Exercise description: From the material below, pull each line containing the string "series".

########

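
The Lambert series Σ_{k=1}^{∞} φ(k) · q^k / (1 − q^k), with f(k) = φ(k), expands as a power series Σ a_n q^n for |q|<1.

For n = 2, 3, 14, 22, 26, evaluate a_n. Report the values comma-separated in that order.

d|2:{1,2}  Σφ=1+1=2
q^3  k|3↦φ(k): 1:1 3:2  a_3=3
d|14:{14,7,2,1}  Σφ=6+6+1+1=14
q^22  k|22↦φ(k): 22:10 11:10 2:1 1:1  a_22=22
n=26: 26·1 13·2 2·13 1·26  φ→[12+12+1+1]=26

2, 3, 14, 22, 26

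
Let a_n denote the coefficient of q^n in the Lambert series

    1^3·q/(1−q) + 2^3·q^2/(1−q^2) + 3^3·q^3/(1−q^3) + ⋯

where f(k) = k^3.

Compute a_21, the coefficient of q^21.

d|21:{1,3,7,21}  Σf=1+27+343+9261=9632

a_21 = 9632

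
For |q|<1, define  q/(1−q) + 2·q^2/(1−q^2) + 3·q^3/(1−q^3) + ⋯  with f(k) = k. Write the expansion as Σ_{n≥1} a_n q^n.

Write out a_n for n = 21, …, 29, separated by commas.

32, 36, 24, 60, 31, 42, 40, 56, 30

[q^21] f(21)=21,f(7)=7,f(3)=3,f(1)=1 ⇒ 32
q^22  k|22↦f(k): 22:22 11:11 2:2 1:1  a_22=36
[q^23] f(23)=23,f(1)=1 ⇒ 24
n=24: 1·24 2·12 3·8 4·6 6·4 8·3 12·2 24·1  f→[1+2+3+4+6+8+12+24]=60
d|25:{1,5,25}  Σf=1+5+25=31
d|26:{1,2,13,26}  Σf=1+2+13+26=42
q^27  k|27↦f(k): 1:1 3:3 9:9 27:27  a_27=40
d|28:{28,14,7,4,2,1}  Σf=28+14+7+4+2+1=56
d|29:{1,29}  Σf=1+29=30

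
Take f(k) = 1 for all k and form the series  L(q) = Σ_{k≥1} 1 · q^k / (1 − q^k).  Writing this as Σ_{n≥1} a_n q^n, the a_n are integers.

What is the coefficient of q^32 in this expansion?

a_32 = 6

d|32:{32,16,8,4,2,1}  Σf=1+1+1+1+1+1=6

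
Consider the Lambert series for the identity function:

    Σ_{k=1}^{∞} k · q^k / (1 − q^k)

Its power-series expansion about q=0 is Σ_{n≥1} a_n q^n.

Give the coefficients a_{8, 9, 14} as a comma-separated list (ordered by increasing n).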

########

Solved exercise:
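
The Lambert series Σ_{k=1}^{∞} φ(k) · q^k / (1 − q^k), with f(k) = φ(k), expands as a power series Σ a_n q^n for |q|<1.
Let a_n denote the coefficient of q^n in the Lambert series
Take f(k) = 1 for all k and form the series  L(q) = Σ_{k≥1} 1 · q^k / (1 − q^k).  Writing this as Σ_{n≥1} a_n q^n, the a_n are integers.
Consider the Lambert series for the identity function:
Its power-series expansion about q=0 is Σ_{n≥1} a_n q^n.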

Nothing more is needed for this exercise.